▶ About this exercise
Could you set down the lines below, from the one containing "Does the ZINC" through the final line, exactly as written?

(Stored items)
----

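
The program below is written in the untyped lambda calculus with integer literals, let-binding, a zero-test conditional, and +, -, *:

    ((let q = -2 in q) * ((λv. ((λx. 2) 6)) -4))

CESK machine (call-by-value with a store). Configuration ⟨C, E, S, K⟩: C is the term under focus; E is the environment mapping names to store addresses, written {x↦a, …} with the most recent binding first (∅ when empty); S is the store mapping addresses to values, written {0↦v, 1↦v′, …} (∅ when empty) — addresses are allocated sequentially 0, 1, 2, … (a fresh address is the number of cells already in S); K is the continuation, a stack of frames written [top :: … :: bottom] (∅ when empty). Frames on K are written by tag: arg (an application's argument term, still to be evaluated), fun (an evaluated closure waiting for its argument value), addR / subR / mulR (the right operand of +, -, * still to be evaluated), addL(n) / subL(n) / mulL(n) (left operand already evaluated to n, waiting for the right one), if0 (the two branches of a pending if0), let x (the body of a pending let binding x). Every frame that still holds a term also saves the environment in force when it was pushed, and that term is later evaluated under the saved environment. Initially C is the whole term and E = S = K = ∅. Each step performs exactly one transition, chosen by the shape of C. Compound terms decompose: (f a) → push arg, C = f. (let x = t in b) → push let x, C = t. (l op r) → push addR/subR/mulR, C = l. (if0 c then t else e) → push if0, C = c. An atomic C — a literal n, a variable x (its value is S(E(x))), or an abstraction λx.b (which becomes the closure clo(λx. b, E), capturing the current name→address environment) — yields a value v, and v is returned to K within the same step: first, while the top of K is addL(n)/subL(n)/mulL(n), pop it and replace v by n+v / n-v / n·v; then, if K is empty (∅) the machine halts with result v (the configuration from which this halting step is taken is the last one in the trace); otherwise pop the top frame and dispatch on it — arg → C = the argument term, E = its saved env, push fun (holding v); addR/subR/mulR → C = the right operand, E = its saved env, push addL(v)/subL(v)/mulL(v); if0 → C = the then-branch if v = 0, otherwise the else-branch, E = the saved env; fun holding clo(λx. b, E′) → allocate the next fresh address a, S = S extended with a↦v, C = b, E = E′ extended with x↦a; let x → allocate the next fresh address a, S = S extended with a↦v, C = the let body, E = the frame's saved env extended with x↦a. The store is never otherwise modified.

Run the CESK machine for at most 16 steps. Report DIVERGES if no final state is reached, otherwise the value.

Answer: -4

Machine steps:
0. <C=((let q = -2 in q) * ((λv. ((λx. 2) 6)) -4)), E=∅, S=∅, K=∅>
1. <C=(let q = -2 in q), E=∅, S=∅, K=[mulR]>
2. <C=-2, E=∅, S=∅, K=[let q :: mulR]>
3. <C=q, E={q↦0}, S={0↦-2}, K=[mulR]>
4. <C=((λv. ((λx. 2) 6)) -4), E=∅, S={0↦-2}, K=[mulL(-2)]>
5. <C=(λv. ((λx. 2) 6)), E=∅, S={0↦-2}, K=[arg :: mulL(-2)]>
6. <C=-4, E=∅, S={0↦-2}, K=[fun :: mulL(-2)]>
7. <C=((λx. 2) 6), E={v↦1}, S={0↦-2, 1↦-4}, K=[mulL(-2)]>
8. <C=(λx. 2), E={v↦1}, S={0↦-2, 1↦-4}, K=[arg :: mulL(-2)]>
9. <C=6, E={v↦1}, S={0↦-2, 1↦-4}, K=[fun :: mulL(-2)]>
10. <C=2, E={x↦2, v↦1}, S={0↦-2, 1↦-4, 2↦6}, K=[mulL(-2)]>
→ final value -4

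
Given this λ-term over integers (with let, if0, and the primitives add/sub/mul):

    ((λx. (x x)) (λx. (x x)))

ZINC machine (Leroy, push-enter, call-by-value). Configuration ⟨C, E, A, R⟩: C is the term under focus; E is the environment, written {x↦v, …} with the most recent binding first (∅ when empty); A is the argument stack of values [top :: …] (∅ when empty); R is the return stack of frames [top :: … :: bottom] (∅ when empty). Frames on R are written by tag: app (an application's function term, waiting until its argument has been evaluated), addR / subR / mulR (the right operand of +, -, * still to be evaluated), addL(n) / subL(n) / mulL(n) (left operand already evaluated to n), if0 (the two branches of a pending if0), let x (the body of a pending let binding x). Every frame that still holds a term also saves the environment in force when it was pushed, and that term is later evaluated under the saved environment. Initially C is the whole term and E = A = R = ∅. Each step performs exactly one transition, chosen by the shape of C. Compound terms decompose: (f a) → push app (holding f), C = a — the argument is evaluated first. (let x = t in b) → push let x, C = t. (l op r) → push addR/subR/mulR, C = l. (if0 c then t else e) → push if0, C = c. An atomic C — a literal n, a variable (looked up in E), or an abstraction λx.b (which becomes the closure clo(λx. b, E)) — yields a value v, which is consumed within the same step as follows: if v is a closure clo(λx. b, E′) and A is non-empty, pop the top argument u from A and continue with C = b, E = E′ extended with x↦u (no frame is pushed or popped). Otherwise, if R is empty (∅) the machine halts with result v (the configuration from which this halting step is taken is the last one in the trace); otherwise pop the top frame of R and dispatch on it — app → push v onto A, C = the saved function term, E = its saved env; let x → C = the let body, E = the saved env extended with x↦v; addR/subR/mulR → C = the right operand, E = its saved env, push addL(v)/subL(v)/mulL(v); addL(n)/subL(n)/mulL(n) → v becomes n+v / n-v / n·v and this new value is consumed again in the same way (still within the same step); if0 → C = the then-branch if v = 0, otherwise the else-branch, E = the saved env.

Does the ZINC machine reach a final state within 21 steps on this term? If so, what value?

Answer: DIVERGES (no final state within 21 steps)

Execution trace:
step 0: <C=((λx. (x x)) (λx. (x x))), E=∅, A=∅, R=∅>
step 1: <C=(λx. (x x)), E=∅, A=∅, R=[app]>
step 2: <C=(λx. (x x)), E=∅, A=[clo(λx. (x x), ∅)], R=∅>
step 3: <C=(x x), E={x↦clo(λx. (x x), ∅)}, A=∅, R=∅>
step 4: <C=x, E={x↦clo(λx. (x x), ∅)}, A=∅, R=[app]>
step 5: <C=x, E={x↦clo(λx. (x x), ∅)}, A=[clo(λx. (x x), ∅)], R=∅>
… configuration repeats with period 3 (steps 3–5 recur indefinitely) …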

----

▶ Solution
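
Does the ZINC machine reach a final state within 21 steps on this term? If so, what value?

Answer: DIVERGES (no final state within 21 steps)

Execution trace:
step 0: <C=((λx. (x x)) (λx. (x x))), E=∅, A=∅, R=∅>
step 1: <C=(λx. (x x)), E=∅, A=∅, R=[app]>
step 2: <C=(λx. (x x)), E=∅, A=[clo(λx. (x x), ∅)], R=∅>
step 3: <C=(x x), E={x↦clo(λx. (x x), ∅)}, A=∅, R=∅>
step 4: <C=x, E={x↦clo(λx. (x x), ∅)}, A=∅, R=[app]>
step 5: <C=x, E={x↦clo(λx. (x x), ∅)}, A=[clo(λx. (x x), ∅)], R=∅>
… configuration repeats with period 3 (steps 3–5 recur indefinitely) …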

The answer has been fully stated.